## PROBLEM TO WORK ON
Of the entries below, restate word for word only the section that runs from the line with "- K at 35.629°S, 175.684°E" to the line with "P8: 46.6568°N, 72.1905°W", counting both ends.

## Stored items
□ □ □

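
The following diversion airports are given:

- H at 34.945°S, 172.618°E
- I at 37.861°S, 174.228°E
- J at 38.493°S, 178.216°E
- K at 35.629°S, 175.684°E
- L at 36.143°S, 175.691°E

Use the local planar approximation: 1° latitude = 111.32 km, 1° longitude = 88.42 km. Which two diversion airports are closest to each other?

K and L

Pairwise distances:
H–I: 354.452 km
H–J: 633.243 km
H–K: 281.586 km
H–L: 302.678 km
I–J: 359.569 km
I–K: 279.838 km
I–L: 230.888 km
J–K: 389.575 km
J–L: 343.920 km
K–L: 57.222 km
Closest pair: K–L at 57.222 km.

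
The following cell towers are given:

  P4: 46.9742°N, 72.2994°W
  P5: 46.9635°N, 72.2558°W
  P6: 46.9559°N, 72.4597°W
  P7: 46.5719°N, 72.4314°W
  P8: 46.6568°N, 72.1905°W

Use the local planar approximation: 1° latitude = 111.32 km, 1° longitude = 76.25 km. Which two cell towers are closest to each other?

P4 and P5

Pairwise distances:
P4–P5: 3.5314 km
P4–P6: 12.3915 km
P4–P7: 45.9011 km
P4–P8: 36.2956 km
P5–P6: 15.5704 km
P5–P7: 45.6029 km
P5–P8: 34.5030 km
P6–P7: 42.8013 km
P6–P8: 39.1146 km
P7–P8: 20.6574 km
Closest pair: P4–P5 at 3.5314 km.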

□ □ □

## OUTPUT FOR THIS TASK
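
- K at 35.629°S, 175.684°E
- L at 36.143°S, 175.691°E

Use the local planar approximation: 1° latitude = 111.32 km, 1° longitude = 88.42 km. Which two diversion airports are closest to each other?

K and L

Pairwise distances:
H–I: 354.452 km
H–J: 633.243 km
H–K: 281.586 km
H–L: 302.678 km
I–J: 359.569 km
I–K: 279.838 km
I–L: 230.888 km
J–K: 389.575 km
J–L: 343.920 km
K–L: 57.222 km
Closest pair: K–L at 57.222 km.

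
The following cell towers are given:

  P4: 46.9742°N, 72.2994°W
  P5: 46.9635°N, 72.2558°W
  P6: 46.9559°N, 72.4597°W
  P7: 46.5719°N, 72.4314°W
  P8: 46.6568°N, 72.1905°W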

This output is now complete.